- Task directions
Give an exact copy of the data that follows.

- Stored data
=== Section Start ===

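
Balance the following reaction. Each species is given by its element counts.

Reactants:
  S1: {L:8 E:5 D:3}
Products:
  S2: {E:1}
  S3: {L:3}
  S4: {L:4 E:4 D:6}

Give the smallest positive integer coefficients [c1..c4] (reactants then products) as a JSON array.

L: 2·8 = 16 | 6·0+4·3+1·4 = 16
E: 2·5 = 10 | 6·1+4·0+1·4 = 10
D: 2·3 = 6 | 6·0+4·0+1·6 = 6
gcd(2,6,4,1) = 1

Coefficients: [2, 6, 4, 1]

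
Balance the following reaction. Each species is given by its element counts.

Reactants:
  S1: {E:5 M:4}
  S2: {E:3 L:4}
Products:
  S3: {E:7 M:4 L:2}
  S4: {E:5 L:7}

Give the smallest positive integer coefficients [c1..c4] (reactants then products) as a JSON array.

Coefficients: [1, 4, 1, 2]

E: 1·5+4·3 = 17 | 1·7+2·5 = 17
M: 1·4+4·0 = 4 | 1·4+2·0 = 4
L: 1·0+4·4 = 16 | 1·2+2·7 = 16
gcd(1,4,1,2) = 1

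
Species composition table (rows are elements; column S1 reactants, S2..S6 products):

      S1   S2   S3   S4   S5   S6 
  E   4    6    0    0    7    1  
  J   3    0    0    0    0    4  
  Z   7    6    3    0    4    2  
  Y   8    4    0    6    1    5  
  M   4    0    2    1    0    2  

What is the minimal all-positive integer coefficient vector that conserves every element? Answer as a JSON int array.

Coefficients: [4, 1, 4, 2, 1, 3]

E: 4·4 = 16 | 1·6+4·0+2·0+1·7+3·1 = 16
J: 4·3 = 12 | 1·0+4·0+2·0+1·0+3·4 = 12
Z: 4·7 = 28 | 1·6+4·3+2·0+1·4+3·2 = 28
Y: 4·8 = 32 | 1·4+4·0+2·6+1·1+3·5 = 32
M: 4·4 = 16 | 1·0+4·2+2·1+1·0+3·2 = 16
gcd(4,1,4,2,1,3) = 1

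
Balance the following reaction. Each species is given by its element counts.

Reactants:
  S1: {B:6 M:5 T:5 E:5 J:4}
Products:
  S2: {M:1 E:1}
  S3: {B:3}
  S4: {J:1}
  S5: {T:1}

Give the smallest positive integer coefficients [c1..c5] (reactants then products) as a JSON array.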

=== Section End ===

- Solved exercise
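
Balance the following reaction. Each species is given by its element counts.

Reactants:
  S1: {L:8 E:5 D:3}
Products:
  S2: {E:1}
  S3: {L:3}
  S4: {L:4 E:4 D:6}

Give the smallest positive integer coefficients [c1..c4] (reactants then products) as a JSON array.

L: 2·8 = 16 | 6·0+4·3+1·4 = 16
E: 2·5 = 10 | 6·1+4·0+1·4 = 10
D: 2·3 = 6 | 6·0+4·0+1·6 = 6
gcd(2,6,4,1) = 1

Coefficients: [2, 6, 4, 1]

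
Balance the following reaction. Each species is given by its element counts.

Reactants:
  S1: {E:5 M:4}
  S2: {E:3 L:4}
Products:
  S3: {E:7 M:4 L:2}
  S4: {E:5 L:7}

Give the smallest positive integer coefficients [c1..c4] (reactants then products) as a JSON array.

Coefficients: [1, 4, 1, 2]

E: 1·5+4·3 = 17 | 1·7+2·5 = 17
M: 1·4+4·0 = 4 | 1·4+2·0 = 4
L: 1·0+4·4 = 16 | 1·2+2·7 = 16
gcd(1,4,1,2) = 1

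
Species composition table (rows are elements; column S1 reactants, S2..S6 products):

      S1   S2   S3   S4   S5   S6 
  E   4    6    0    0    7    1  
  J   3    0    0    0    0    4  
  Z   7    6    3    0    4    2  
  Y   8    4    0    6    1    5  
  M   4    0    2    1    0    2  

What is the minimal all-positive integer coefficient vector that conserves every element? Answer as a JSON int array.

Coefficients: [4, 1, 4, 2, 1, 3]

E: 4·4 = 16 | 1·6+4·0+2·0+1·7+3·1 = 16
J: 4·3 = 12 | 1·0+4·0+2·0+1·0+3·4 = 12
Z: 4·7 = 28 | 1·6+4·3+2·0+1·4+3·2 = 28
Y: 4·8 = 32 | 1·4+4·0+2·6+1·1+3·5 = 32
M: 4·4 = 16 | 1·0+4·2+2·1+1·0+3·2 = 16
gcd(4,1,4,2,1,3) = 1

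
Balance the following reaction. Each species is given by its element counts.

Reactants:
  S1: {B:6 M:5 T:5 E:5 J:4}
Products:
  S2: {M:1 E:1}
  S3: {B:3}
  S4: {J:1}
  S5: {T:1}

Give the smallest positive integer coefficients [c1..c5] (reactants then products) as a JSON array.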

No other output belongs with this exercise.